= TASK REQUIREMENTS =
Begin at the line below that has "TSO (writes go" and stop after the line that has "T0.a=0 T0.b=2 T1.a=2". Please restate only those lines, word for word.

= MATERIAL PROVIDED =
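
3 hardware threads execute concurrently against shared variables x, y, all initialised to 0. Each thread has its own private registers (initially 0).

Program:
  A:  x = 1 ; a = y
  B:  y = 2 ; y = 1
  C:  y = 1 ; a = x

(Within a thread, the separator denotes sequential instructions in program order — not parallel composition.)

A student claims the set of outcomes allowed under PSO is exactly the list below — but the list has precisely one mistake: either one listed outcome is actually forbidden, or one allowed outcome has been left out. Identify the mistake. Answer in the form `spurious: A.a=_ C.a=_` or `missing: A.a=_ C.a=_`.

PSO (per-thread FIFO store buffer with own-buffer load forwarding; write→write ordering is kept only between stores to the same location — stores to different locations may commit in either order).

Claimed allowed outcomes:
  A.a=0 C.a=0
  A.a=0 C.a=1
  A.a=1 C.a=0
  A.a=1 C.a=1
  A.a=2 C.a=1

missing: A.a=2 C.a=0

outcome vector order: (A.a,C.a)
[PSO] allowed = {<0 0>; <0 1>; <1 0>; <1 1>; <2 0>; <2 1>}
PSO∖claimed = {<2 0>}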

...

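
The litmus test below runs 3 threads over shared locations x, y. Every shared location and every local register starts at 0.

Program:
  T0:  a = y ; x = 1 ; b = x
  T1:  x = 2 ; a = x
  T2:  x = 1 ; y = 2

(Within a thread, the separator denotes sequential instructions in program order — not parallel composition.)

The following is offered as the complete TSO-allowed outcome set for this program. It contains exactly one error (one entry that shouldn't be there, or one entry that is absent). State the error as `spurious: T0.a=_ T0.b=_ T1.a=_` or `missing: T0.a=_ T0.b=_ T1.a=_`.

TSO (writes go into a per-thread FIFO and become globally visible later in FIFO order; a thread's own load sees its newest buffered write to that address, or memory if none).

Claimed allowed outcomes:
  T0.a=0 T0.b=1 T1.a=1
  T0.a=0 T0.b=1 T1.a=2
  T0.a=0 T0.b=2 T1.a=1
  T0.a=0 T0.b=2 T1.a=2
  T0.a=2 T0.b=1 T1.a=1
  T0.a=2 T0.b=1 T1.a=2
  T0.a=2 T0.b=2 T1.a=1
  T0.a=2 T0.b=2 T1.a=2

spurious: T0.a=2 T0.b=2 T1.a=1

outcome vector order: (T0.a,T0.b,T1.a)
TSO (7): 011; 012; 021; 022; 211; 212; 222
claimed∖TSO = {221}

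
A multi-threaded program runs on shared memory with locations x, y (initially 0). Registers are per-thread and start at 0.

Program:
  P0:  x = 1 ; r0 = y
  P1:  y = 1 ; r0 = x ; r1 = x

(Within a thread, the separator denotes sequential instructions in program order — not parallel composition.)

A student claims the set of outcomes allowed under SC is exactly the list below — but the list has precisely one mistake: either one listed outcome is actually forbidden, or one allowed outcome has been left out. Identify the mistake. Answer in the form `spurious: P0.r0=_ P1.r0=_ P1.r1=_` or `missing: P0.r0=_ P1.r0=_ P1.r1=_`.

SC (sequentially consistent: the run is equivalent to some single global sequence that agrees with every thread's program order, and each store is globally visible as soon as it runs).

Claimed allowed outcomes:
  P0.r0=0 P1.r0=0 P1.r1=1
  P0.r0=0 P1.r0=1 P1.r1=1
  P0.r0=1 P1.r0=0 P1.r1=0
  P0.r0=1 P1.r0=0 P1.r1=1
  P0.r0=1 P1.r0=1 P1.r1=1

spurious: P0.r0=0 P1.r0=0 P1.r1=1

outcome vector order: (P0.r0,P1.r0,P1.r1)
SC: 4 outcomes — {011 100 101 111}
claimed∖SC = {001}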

= RESPONSE TO THE TASK =
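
TSO (writes go into a per-thread FIFO and become globally visible later in FIFO order; a thread's own load sees its newest buffered write to that address, or memory if none).

Claimed allowed outcomes:
  T0.a=0 T0.b=1 T1.a=1
  T0.a=0 T0.b=1 T1.a=2
  T0.a=0 T0.b=2 T1.a=1
  T0.a=0 T0.b=2 T1.a=2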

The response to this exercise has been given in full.